What is needed –
The records below must be transcribed exactly.

Records excerpted from a collection
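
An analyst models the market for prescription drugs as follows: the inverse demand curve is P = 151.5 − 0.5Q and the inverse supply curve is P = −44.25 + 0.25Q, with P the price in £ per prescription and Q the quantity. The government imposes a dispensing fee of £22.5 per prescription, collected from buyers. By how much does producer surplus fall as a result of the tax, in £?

Producer surplus falls by £1845.

Rewrite in direct form: Qd = 303 − 2P and Qs = 4P + 177.
Without the tax, 303 − 2P = 4P + 177 gives 6P = 126, so P* = £21 and Q* = 261.
With the tax collected from buyers, demand (in seller-price terms) shifts: Qd = 303 − 2(P + 22.5).
Solving gives Q = 231 with buyers paying £36 and producers receiving £13.5 (the £22.5 wedge).
ΔPS is the trapezoid between Q = 231 and Q = 261 of height £7.5: ½ · (261 + 231) · 7.5 = £1845.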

Result below –
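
An analyst models the market for prescription drugs as follows: the inverse demand curve is P = 151.5 − 0.5Q and the inverse supply curve is P = −44.25 + 0.25Q, with P the price in £ per prescription and Q the quantity. The government imposes a dispensing fee of £22.5 per prescription, collected from buyers. By how much does producer surplus fall as a result of the tax, in £?

Producer surplus falls by £1845.

Rewrite in direct form: Qd = 303 − 2P and Qs = 4P + 177.
Without the tax, 303 − 2P = 4P + 177 gives 6P = 126, so P* = £21 and Q* = 261.
With the tax collected from buyers, demand (in seller-price terms) shifts: Qd = 303 − 2(P + 22.5).
Solving gives Q = 231 with buyers paying £36 and producers receiving £13.5 (the £22.5 wedge).
ΔPS is the trapezoid between Q = 231 and Q = 261 of height £7.5: ½ · (261 + 231) · 7.5 = £1845.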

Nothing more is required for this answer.